BEGIN
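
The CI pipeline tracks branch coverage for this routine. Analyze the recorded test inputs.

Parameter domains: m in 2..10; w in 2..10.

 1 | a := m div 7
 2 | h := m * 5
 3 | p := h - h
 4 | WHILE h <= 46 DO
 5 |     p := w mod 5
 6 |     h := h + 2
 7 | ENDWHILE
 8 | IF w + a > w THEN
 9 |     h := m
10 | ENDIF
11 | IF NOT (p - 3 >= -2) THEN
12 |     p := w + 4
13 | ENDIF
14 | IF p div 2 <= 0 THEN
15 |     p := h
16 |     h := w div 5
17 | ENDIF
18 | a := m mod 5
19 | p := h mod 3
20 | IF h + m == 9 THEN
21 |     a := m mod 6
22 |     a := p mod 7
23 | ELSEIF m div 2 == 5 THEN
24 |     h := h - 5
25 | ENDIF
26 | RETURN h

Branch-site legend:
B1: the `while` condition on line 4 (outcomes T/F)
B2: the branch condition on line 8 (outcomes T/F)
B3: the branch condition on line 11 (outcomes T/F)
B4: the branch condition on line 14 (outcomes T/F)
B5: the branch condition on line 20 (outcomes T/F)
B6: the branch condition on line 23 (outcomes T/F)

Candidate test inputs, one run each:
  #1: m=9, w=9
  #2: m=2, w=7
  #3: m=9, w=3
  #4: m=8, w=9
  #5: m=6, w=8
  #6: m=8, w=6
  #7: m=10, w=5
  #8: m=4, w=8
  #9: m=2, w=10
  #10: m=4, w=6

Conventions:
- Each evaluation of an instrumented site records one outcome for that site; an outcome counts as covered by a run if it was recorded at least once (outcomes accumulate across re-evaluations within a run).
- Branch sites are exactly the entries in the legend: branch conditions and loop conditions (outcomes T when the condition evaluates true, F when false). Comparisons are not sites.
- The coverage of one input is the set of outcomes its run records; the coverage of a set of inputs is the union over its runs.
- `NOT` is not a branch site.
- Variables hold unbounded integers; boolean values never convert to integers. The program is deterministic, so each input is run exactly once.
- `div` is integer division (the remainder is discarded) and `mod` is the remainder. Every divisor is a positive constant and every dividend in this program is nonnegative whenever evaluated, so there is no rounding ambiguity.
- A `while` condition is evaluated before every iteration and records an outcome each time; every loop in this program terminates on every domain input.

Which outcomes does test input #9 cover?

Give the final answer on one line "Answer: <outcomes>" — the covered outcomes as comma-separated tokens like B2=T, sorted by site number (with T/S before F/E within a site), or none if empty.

Event log for input #9 (m=2, w=10):
  B1->T, B1->T, B1->T, B1->T, B1->T, B1->T, B1->T, B1->T, B1->T, B1->T
  B1->T, B1->T, B1->T, B1->T, B1->T, B1->T, B1->T, B1->T, B1->T, B1->F
  B2->F, B3->T, B4->F, B5->F, B6->F
distinct outcomes covered: B1=T, B1=F, B2=F, B3=T, B4=F, B5=F, B6=F

Answer: B1=T, B1=F, B2=F, B3=T, B4=F, B5=F, B6=F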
END
_EXERCISE INSTRUCTIONS_
Copy all lines from the data that hold the word "once".

_RESULT BELOW_
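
- Each evaluation of an instrumented site records one outcome for that site; an outcome counts as covered by a run if it was recorded at least once (outcomes accumulate across re-evaluations within a run).
- Variables hold unbounded integers; boolean values never convert to integers. The program is deterministic, so each input is run exactly once.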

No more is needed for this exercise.